TASK GOAL: Could you copy out all the lines in the material below where the word "Answer" occurs?

RECORDS FOR THIS TASK:
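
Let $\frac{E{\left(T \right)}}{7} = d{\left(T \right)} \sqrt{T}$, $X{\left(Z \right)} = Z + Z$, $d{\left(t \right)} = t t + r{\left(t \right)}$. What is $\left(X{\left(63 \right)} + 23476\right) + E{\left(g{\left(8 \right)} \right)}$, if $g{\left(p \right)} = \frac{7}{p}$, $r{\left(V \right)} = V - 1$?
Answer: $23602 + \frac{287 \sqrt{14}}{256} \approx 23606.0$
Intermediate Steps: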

* * *

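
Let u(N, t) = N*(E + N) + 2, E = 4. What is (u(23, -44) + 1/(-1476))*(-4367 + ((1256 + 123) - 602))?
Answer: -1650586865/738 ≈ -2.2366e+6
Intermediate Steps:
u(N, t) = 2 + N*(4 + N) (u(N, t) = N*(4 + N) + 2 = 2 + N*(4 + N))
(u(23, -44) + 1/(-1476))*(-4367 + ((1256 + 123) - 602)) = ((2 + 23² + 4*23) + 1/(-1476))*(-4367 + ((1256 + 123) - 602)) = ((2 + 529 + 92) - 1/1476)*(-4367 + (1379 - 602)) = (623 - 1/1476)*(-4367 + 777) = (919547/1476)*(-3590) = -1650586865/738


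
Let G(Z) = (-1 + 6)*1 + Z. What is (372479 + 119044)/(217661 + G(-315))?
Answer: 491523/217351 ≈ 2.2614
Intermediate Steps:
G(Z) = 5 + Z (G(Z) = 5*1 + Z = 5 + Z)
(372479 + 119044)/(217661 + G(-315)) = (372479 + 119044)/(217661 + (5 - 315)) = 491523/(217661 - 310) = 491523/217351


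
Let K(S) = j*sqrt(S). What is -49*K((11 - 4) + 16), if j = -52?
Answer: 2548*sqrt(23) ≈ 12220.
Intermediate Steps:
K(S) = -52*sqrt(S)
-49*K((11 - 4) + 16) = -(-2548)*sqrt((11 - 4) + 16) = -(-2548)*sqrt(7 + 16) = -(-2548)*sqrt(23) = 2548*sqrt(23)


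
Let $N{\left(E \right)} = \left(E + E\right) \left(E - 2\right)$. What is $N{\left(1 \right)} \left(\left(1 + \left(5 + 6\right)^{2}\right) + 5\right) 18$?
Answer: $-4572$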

==

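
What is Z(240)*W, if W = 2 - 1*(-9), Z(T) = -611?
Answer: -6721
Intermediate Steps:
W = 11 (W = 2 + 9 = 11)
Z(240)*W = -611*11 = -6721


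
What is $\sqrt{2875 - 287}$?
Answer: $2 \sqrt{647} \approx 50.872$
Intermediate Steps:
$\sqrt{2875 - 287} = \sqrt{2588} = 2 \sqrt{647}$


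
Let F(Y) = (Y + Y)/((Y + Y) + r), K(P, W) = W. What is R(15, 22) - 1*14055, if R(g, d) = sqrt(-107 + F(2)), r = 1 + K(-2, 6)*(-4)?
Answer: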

WRITTEN REPLY:
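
Answer: $23602 + \frac{287 \sqrt{14}}{256} \approx 23606.0$
Answer: -1650586865/738 ≈ -2.2366e+6
Answer: 491523/217351 ≈ 2.2614
Answer: 2548*sqrt(23) ≈ 12220.
Answer: $-4572$
Answer: -6721
Answer: $2 \sqrt{647} \approx 50.872$
Answer: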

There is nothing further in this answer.